═══ MATERIALS PROVIDED
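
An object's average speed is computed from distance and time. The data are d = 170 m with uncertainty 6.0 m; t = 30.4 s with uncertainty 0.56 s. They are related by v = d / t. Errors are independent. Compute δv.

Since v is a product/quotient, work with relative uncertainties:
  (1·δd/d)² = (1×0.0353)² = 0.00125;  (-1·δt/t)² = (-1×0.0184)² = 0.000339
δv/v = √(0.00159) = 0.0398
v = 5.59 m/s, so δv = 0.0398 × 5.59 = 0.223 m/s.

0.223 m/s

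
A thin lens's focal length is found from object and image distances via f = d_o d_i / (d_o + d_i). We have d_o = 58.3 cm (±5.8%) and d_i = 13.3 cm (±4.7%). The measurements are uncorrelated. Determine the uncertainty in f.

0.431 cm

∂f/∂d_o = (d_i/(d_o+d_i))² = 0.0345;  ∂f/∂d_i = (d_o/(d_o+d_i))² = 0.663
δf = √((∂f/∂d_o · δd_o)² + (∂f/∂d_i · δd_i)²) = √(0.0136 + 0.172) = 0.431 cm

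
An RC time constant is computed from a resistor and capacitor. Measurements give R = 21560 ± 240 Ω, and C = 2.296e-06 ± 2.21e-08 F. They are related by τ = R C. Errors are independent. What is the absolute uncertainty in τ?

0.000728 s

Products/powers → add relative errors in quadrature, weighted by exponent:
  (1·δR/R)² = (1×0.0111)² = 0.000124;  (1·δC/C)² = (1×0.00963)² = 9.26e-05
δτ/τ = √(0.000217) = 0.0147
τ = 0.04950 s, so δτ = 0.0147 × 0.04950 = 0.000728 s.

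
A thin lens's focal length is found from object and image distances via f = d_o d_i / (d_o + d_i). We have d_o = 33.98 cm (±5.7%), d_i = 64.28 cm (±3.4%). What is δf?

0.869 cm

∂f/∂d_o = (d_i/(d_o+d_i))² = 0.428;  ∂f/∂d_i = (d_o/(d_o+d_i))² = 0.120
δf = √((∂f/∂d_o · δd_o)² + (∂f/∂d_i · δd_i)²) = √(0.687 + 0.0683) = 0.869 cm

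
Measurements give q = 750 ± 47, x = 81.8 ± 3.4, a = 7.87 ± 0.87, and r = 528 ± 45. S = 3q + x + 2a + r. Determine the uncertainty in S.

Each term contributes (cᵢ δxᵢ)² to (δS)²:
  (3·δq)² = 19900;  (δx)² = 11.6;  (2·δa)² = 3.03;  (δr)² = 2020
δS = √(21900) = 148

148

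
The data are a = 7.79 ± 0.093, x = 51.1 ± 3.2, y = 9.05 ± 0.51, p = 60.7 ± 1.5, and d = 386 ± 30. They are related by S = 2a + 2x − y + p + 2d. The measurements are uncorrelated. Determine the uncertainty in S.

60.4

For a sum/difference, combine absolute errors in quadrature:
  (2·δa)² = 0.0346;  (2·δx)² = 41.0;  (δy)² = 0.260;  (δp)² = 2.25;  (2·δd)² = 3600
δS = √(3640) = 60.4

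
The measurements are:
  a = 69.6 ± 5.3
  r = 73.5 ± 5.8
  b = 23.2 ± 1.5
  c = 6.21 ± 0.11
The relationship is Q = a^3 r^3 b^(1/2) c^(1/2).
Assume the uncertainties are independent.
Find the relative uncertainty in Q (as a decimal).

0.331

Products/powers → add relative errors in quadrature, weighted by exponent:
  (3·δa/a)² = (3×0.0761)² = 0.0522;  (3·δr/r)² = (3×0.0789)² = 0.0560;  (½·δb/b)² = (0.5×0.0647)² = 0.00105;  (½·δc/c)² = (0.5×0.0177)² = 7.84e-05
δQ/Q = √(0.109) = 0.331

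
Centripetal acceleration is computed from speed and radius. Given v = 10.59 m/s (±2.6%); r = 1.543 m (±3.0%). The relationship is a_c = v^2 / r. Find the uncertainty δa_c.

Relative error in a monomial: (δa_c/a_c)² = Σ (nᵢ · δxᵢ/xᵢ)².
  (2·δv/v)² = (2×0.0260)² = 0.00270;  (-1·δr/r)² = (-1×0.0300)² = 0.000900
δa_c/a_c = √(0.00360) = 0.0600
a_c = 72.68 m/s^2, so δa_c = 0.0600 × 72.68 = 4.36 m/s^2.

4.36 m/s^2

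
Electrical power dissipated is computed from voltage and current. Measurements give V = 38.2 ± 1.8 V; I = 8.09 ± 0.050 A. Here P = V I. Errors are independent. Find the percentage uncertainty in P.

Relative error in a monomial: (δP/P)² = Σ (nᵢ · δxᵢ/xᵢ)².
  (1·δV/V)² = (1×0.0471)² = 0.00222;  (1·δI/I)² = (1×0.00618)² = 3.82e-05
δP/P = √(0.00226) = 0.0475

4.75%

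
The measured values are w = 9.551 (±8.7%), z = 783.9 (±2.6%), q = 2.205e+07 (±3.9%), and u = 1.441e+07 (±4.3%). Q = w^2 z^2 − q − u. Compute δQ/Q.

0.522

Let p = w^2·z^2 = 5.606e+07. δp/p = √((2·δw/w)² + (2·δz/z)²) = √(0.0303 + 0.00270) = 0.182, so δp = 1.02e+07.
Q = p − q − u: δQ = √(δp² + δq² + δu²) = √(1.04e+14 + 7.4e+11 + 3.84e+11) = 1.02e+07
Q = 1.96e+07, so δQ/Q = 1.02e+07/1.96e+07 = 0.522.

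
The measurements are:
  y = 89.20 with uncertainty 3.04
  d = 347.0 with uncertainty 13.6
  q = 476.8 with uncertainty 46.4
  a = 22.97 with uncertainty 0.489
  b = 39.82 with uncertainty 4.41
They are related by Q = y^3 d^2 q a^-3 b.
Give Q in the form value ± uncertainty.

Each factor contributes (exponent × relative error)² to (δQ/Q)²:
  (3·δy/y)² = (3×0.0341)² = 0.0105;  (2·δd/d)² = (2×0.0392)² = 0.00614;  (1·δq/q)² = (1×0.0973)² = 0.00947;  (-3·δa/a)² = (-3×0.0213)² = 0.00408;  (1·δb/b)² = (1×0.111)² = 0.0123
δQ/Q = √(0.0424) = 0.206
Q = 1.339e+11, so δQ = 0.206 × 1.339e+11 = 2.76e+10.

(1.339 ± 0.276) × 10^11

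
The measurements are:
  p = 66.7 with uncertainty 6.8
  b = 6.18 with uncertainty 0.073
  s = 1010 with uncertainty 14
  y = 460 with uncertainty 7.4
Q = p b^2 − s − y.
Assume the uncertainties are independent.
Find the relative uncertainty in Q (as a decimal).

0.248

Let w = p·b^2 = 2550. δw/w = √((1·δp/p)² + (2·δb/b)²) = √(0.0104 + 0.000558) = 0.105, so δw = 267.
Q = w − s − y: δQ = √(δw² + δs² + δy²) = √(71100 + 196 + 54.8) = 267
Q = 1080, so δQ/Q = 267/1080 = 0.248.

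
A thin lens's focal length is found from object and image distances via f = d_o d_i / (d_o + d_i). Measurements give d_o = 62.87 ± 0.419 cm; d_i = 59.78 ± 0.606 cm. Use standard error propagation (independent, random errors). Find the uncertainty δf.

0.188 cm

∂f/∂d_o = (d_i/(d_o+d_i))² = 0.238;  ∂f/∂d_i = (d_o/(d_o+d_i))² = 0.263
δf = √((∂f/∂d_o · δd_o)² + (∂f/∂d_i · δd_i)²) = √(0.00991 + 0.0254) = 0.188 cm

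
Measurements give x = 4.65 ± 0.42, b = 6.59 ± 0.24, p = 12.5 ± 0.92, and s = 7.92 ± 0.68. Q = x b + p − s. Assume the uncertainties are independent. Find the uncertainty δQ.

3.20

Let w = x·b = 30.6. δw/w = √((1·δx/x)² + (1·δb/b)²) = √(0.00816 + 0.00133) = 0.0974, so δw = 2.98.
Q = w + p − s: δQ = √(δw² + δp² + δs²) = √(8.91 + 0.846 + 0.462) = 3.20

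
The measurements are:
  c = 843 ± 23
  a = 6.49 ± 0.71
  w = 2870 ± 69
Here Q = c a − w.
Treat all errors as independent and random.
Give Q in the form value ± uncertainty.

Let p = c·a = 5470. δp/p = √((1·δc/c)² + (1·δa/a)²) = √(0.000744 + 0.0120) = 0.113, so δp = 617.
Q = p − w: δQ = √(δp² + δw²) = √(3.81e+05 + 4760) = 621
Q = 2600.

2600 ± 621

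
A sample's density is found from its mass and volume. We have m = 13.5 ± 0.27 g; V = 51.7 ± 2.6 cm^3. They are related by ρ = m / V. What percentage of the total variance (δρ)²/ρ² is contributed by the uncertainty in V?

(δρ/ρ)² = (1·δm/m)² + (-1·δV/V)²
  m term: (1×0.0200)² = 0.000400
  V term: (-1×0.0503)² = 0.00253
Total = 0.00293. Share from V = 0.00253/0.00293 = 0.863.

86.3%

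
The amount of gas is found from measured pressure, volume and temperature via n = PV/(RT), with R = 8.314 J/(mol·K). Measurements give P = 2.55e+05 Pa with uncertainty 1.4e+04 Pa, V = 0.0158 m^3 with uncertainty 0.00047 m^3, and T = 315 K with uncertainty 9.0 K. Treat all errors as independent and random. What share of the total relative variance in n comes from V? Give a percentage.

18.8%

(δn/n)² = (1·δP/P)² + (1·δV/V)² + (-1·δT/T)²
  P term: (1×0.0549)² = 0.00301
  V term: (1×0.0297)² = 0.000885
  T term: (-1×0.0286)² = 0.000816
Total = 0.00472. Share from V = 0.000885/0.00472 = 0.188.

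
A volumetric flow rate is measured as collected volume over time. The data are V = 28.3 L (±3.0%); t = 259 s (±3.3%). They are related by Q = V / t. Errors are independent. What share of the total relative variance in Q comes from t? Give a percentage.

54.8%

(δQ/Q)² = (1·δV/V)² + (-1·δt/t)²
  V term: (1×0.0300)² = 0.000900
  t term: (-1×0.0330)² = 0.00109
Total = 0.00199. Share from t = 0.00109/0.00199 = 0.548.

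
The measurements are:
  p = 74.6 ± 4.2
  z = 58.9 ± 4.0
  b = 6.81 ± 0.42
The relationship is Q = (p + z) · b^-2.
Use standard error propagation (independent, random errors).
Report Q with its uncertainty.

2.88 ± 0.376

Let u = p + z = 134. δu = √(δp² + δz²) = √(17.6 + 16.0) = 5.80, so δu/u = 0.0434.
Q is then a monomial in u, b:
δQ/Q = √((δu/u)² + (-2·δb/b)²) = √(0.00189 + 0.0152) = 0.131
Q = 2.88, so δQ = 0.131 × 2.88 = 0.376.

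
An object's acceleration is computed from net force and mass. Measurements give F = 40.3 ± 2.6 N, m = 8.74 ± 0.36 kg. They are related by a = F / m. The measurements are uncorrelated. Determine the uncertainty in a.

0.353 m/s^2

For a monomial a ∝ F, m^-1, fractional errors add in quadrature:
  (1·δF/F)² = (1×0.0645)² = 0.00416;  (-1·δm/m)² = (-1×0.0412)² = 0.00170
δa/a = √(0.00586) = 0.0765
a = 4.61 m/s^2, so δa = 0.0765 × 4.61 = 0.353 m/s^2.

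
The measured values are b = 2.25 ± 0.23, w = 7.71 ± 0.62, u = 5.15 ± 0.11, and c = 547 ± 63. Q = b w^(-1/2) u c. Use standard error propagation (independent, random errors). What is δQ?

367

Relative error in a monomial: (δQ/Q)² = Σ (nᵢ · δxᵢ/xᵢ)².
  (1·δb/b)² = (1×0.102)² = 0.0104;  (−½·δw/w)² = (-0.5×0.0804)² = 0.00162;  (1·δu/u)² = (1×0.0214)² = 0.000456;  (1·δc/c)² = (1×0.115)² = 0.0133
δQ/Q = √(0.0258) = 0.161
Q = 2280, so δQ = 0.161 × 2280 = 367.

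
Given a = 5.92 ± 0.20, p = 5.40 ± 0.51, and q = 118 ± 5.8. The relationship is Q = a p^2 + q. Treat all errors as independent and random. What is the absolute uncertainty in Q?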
══════
WORK TO COMPLETE: For this exercise, output exactly the lines above from the line with "The data are a" to the line with "c = 6.21 ± 0.11", counting both, and leave out the rest.

REPLY:
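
The data are a = 7.79 ± 0.093, x = 51.1 ± 3.2, y = 9.05 ± 0.51, p = 60.7 ± 1.5, and d = 386 ± 30. They are related by S = 2a + 2x − y + p + 2d. The measurements are uncorrelated. Determine the uncertainty in S.

60.4

For a sum/difference, combine absolute errors in quadrature:
  (2·δa)² = 0.0346;  (2·δx)² = 41.0;  (δy)² = 0.260;  (δp)² = 2.25;  (2·δd)² = 3600
δS = √(3640) = 60.4

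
The measurements are:
  a = 69.6 ± 5.3
  r = 73.5 ± 5.8
  b = 23.2 ± 1.5
  c = 6.21 ± 0.11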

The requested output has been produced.